Reproduce, from the lines below, exactly the stretch that begins at the line containing "The buyer's utility" and ends at the line containing "Utility is U(x, y)", both included.

----

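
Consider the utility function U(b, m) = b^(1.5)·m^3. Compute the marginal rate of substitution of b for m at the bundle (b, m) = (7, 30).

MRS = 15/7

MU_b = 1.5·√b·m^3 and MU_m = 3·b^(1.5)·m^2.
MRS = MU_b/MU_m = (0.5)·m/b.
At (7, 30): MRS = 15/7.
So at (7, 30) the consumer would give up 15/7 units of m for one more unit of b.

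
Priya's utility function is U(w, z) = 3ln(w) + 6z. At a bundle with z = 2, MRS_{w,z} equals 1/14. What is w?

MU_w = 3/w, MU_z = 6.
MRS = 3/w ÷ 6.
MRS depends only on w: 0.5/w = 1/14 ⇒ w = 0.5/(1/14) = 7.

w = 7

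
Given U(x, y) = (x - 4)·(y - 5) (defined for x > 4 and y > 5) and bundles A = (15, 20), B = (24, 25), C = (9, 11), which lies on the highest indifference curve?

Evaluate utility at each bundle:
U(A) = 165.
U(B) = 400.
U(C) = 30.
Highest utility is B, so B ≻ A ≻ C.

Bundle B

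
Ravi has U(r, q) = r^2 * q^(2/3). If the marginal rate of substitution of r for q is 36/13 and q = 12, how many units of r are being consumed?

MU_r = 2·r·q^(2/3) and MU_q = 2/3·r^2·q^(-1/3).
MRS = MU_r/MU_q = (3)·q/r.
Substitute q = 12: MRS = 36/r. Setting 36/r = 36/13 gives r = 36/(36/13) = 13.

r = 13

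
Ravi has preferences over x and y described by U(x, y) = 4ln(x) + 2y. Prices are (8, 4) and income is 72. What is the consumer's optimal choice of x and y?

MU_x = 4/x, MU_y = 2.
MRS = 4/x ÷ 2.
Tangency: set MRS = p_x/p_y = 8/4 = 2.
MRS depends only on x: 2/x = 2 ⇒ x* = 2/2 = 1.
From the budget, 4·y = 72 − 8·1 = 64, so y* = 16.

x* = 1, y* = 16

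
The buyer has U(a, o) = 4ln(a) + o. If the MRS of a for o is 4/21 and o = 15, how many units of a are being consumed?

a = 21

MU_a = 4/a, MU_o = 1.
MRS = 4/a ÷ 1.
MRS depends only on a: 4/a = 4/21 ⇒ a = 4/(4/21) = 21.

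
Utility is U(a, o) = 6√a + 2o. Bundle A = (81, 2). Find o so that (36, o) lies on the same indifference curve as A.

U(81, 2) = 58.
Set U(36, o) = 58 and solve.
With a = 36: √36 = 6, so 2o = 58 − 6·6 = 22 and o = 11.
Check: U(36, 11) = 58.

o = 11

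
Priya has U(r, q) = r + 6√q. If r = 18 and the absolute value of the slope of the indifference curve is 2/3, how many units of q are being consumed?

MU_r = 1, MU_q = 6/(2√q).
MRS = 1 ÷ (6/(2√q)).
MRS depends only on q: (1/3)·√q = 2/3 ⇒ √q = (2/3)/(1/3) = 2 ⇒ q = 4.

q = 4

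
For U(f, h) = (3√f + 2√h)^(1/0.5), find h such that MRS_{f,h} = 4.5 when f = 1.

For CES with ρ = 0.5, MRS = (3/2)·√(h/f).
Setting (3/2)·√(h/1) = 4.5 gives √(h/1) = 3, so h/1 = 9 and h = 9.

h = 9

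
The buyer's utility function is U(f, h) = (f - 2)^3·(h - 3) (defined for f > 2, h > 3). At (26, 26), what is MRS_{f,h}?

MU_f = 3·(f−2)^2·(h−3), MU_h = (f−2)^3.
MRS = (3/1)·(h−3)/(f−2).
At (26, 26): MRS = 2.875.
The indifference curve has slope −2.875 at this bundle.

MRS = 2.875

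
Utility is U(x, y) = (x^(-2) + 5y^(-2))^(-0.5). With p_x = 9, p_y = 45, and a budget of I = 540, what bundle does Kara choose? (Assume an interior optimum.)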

----

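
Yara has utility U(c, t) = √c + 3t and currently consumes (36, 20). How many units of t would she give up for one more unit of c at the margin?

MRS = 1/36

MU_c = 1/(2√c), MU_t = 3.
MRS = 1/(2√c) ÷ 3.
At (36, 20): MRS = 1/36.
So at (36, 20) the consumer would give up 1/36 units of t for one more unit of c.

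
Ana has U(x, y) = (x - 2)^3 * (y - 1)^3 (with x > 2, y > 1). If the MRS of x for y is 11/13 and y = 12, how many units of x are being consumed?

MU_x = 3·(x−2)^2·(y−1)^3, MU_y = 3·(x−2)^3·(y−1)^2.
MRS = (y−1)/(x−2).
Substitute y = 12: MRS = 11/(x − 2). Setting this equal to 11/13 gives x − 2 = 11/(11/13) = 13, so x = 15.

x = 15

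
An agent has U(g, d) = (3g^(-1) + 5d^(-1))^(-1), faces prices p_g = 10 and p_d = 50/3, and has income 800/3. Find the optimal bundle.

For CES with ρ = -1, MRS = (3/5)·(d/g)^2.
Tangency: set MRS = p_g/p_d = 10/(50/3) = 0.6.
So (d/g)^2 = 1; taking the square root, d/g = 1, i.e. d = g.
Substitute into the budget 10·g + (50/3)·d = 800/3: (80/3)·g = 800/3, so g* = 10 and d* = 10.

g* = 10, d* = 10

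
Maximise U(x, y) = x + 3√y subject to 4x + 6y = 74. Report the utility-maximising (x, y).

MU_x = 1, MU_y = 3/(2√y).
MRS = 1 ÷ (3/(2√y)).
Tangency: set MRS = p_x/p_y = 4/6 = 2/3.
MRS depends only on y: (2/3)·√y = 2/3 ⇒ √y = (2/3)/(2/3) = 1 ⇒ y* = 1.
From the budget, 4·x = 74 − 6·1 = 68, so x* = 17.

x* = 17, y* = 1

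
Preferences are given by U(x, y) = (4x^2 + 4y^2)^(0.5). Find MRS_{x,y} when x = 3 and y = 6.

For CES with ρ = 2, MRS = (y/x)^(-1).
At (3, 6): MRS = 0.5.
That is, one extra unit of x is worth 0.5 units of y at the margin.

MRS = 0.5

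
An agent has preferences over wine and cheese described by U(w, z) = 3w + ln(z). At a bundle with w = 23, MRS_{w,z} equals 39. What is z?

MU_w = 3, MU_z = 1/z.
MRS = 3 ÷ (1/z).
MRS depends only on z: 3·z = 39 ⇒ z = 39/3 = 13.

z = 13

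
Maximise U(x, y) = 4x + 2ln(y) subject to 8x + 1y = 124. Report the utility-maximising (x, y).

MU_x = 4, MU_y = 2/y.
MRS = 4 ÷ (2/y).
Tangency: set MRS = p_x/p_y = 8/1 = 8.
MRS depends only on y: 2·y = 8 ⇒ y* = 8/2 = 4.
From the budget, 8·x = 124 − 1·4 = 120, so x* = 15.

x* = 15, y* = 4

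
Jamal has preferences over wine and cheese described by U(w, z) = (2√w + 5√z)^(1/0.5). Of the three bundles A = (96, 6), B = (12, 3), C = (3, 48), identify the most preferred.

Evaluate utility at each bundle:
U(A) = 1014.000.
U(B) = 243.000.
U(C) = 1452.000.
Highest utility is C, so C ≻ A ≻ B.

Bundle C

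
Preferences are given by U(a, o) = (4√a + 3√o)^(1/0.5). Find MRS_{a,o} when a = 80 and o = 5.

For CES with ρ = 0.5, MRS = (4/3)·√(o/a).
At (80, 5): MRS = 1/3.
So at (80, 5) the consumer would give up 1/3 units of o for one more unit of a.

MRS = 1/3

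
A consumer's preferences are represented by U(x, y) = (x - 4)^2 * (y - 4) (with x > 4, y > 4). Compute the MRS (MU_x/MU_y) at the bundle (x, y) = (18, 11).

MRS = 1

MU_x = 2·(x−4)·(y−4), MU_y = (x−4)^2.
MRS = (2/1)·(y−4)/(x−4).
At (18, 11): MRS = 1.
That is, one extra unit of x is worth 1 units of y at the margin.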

----

#### [RESPONSE BELOW]
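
The buyer's utility function is U(f, h) = (f - 2)^3·(h - 3) (defined for f > 2, h > 3). At (26, 26), what is MRS_{f,h}?

MU_f = 3·(f−2)^2·(h−3), MU_h = (f−2)^3.
MRS = (3/1)·(h−3)/(f−2).
At (26, 26): MRS = 2.875.
The indifference curve has slope −2.875 at this bundle.

MRS = 2.875

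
Utility is U(x, y) = (x^(-2) + 5y^(-2))^(-0.5). With p_x = 9, p_y = 45, and a budget of I = 540, what bundle does Kara choose? (Assume an interior optimum.)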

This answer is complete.